──────── EXERCISE MATERIALS

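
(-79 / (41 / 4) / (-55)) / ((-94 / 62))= -0.09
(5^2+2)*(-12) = -324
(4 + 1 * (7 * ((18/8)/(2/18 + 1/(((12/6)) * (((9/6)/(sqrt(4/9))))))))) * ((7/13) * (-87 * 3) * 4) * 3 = -1123605/13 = -86431.15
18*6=108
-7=-7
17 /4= 4.25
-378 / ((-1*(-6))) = -63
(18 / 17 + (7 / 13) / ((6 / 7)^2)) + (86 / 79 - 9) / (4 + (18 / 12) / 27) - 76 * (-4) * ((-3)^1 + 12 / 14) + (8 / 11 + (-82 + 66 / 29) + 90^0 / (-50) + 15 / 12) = -934075768278179 / 1280688358950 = -729.35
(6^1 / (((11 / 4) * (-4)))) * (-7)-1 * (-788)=8710 / 11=791.82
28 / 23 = 1.22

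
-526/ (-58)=263/ 29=9.07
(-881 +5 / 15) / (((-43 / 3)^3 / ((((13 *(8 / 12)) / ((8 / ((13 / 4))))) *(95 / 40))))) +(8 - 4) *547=2190.50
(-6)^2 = 36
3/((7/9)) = 27/7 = 3.86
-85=-85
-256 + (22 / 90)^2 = -255.94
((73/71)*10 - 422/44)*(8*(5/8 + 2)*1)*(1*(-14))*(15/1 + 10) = -3965325/781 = -5077.24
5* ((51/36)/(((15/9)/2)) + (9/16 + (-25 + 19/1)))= -299/16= -18.69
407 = 407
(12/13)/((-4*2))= -3/26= -0.12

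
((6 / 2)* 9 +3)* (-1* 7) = -210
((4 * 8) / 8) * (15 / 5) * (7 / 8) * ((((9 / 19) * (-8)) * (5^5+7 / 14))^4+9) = 413250026033731005 / 2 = 206625013016865502.50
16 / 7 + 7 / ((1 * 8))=177 / 56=3.16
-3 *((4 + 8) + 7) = -57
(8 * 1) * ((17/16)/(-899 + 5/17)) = -289/30556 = -0.01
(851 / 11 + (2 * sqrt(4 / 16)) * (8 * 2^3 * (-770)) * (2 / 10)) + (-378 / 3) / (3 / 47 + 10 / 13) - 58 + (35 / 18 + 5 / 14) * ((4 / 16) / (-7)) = -98647525027 / 9876636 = -9987.97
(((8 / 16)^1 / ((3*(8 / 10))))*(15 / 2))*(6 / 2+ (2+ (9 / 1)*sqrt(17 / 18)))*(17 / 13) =2125 / 208+ 1275*sqrt(34) / 416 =28.09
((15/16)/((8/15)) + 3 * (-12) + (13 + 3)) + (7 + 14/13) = -10.17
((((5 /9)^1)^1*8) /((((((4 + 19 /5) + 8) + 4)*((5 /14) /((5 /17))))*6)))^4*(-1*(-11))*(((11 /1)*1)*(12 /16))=960400000000 /11745862038222147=0.00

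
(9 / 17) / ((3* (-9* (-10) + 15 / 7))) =7 / 3655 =0.00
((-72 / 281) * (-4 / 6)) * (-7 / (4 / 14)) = -1176 / 281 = -4.19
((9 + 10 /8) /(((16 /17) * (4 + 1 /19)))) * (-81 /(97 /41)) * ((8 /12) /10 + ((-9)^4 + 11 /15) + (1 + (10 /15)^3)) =-103087498143 /170720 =-603839.61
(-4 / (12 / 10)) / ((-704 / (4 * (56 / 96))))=35 / 3168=0.01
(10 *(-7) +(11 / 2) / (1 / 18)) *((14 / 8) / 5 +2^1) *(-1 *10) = -1363 / 2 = -681.50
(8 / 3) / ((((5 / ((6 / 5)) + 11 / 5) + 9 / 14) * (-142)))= -35 / 13064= -0.00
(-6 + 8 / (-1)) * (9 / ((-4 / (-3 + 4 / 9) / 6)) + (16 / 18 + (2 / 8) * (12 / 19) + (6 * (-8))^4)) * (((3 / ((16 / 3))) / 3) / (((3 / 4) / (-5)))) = 63542165015 / 684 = 92897902.07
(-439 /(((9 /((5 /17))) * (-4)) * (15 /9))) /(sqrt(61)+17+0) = 439 /2736 - 439 * sqrt(61) /46512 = 0.09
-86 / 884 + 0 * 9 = -43 / 442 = -0.10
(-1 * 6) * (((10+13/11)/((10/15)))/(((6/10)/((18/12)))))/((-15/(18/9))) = 369/11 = 33.55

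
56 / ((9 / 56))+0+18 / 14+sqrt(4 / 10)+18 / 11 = 352.00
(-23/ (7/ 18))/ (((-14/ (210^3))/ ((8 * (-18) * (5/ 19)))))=-28168560000/ 19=-1482555789.47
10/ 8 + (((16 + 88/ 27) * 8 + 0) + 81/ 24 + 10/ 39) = 446347/ 2808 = 158.96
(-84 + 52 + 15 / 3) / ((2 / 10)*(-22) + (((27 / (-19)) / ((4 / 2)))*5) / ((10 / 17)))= 10260 / 3967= 2.59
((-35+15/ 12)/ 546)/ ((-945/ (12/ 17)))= 1/ 21658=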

────────────────

Copy all of the data. Keep every word exactly as it is.

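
(-79 / (41 / 4) / (-55)) / ((-94 / 62))= -0.09
(5^2+2)*(-12) = -324
(4 + 1 * (7 * ((18/8)/(2/18 + 1/(((12/6)) * (((9/6)/(sqrt(4/9))))))))) * ((7/13) * (-87 * 3) * 4) * 3 = -1123605/13 = -86431.15
18*6=108
-7=-7
17 /4= 4.25
-378 / ((-1*(-6))) = -63
(18 / 17 + (7 / 13) / ((6 / 7)^2)) + (86 / 79 - 9) / (4 + (18 / 12) / 27) - 76 * (-4) * ((-3)^1 + 12 / 14) + (8 / 11 + (-82 + 66 / 29) + 90^0 / (-50) + 15 / 12) = -934075768278179 / 1280688358950 = -729.35
(6^1 / (((11 / 4) * (-4)))) * (-7)-1 * (-788)=8710 / 11=791.82
28 / 23 = 1.22

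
-526/ (-58)=263/ 29=9.07
(-881 +5 / 15) / (((-43 / 3)^3 / ((((13 *(8 / 12)) / ((8 / ((13 / 4))))) *(95 / 40))))) +(8 - 4) *547=2190.50
(-6)^2 = 36
3/((7/9)) = 27/7 = 3.86
-85=-85
-256 + (22 / 90)^2 = -255.94
((73/71)*10 - 422/44)*(8*(5/8 + 2)*1)*(1*(-14))*(15/1 + 10) = -3965325/781 = -5077.24
5* ((51/36)/(((15/9)/2)) + (9/16 + (-25 + 19/1)))= -299/16= -18.69
407 = 407
(12/13)/((-4*2))= -3/26= -0.12

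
((6 / 2)* 9 +3)* (-1* 7) = -210
((4 * 8) / 8) * (15 / 5) * (7 / 8) * ((((9 / 19) * (-8)) * (5^5+7 / 14))^4+9) = 413250026033731005 / 2 = 206625013016865502.50
16 / 7 + 7 / ((1 * 8))=177 / 56=3.16
-3 *((4 + 8) + 7) = -57
(8 * 1) * ((17/16)/(-899 + 5/17)) = -289/30556 = -0.01
(851 / 11 + (2 * sqrt(4 / 16)) * (8 * 2^3 * (-770)) * (2 / 10)) + (-378 / 3) / (3 / 47 + 10 / 13) - 58 + (35 / 18 + 5 / 14) * ((4 / 16) / (-7)) = -98647525027 / 9876636 = -9987.97
(((8 / 16)^1 / ((3*(8 / 10))))*(15 / 2))*(6 / 2+ (2+ (9 / 1)*sqrt(17 / 18)))*(17 / 13) =2125 / 208+ 1275*sqrt(34) / 416 =28.09
((15/16)/((8/15)) + 3 * (-12) + (13 + 3)) + (7 + 14/13) = -10.17
((((5 /9)^1)^1*8) /((((((4 + 19 /5) + 8) + 4)*((5 /14) /((5 /17))))*6)))^4*(-1*(-11))*(((11 /1)*1)*(12 /16))=960400000000 /11745862038222147=0.00

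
(9 / 17) / ((3* (-9* (-10) + 15 / 7))) =7 / 3655 =0.00
((-72 / 281) * (-4 / 6)) * (-7 / (4 / 14)) = -1176 / 281 = -4.19
((9 + 10 /8) /(((16 /17) * (4 + 1 /19)))) * (-81 /(97 /41)) * ((8 /12) /10 + ((-9)^4 + 11 /15) + (1 + (10 /15)^3)) =-103087498143 /170720 =-603839.61
(-4 / (12 / 10)) / ((-704 / (4 * (56 / 96))))=35 / 3168=0.01
(10 *(-7) +(11 / 2) / (1 / 18)) *((14 / 8) / 5 +2^1) *(-1 *10) = -1363 / 2 = -681.50
(8 / 3) / ((((5 / ((6 / 5)) + 11 / 5) + 9 / 14) * (-142)))= -35 / 13064= -0.00
(-6 + 8 / (-1)) * (9 / ((-4 / (-3 + 4 / 9) / 6)) + (16 / 18 + (2 / 8) * (12 / 19) + (6 * (-8))^4)) * (((3 / ((16 / 3))) / 3) / (((3 / 4) / (-5)))) = 63542165015 / 684 = 92897902.07
(-439 /(((9 /((5 /17))) * (-4)) * (15 /9))) /(sqrt(61)+17+0) = 439 /2736 - 439 * sqrt(61) /46512 = 0.09
-86 / 884 + 0 * 9 = -43 / 442 = -0.10
(-1 * 6) * (((10+13/11)/((10/15)))/(((6/10)/((18/12)))))/((-15/(18/9))) = 369/11 = 33.55

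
56 / ((9 / 56))+0+18 / 14+sqrt(4 / 10)+18 / 11 = 352.00
(-23/ (7/ 18))/ (((-14/ (210^3))/ ((8 * (-18) * (5/ 19)))))=-28168560000/ 19=-1482555789.47
10/ 8 + (((16 + 88/ 27) * 8 + 0) + 81/ 24 + 10/ 39) = 446347/ 2808 = 158.96
(-84 + 52 + 15 / 3) / ((2 / 10)*(-22) + (((27 / (-19)) / ((4 / 2)))*5) / ((10 / 17)))= 10260 / 3967= 2.59
((-35+15/ 12)/ 546)/ ((-945/ (12/ 17)))= 1/ 21658=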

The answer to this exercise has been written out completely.